__What to work on__: The result should be every line in the material below containing the string "True".
--------------------------------
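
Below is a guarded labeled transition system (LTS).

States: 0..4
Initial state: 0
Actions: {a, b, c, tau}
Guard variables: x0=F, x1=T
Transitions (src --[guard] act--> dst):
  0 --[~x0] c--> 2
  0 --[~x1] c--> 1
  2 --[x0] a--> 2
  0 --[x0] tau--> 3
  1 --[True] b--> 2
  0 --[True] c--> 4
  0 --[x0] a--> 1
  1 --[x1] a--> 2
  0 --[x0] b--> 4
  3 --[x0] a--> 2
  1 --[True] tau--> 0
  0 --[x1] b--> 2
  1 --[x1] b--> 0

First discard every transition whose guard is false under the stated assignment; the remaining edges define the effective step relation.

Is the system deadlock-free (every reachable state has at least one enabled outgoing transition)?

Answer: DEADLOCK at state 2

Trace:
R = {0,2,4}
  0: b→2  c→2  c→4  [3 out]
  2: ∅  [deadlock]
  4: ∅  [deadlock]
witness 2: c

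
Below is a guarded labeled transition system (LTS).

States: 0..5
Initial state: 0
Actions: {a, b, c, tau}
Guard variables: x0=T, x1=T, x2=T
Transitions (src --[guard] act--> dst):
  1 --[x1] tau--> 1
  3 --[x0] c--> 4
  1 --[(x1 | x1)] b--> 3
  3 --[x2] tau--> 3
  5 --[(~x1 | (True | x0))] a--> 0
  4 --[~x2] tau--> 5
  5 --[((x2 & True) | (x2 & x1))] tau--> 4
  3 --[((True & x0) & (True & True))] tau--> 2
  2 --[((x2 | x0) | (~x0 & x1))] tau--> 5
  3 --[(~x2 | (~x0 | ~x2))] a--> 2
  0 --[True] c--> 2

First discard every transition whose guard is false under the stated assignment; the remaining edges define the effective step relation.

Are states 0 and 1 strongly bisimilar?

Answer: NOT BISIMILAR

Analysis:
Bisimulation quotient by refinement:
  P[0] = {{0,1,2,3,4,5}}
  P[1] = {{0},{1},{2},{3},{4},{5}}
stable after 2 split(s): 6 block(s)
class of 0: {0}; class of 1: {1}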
--------------------------------
__Solved exercise__:
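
  1 --[True] b--> 2
  0 --[True] c--> 4
  1 --[True] tau--> 0
  5 --[(~x1 | (True | x0))] a--> 0
  5 --[((x2 & True) | (x2 & x1))] tau--> 4
  3 --[((True & x0) & (True & True))] tau--> 2
  0 --[True] c--> 2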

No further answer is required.